- **DATASET ENTRIES**
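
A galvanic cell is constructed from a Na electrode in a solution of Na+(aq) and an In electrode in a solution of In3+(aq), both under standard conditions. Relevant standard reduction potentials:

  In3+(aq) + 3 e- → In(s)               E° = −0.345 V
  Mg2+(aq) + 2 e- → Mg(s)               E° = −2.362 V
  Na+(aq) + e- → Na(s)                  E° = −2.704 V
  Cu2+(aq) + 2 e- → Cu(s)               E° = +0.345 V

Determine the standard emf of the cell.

+2.359 V

Of the two couples in this cell, the one with the more positive reduction potential is reduced at the cathode: here that is In³⁺/In (−0.345 V); Na⁺/Na (−2.704 V) is the anode.
E°cell = E°(cathode) − E°(anode) = −0.345 − (−2.704) = +2.359 V.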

- **WORK REQUIRED**
All of the data is to be transcribed exactly as written.

- **RESPONSE TO THIS EXERCISE**
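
A galvanic cell is constructed from a Na electrode in a solution of Na+(aq) and an In electrode in a solution of In3+(aq), both under standard conditions. Relevant standard reduction potentials:

  In3+(aq) + 3 e- → In(s)               E° = −0.345 V
  Mg2+(aq) + 2 e- → Mg(s)               E° = −2.362 V
  Na+(aq) + e- → Na(s)                  E° = −2.704 V
  Cu2+(aq) + 2 e- → Cu(s)               E° = +0.345 V

Determine the standard emf of the cell.

+2.359 V

Of the two couples in this cell, the one with the more positive reduction potential is reduced at the cathode: here that is In³⁺/In (−0.345 V); Na⁺/Na (−2.704 V) is the anode.
E°cell = E°(cathode) − E°(anode) = −0.345 − (−2.704) = +2.359 V.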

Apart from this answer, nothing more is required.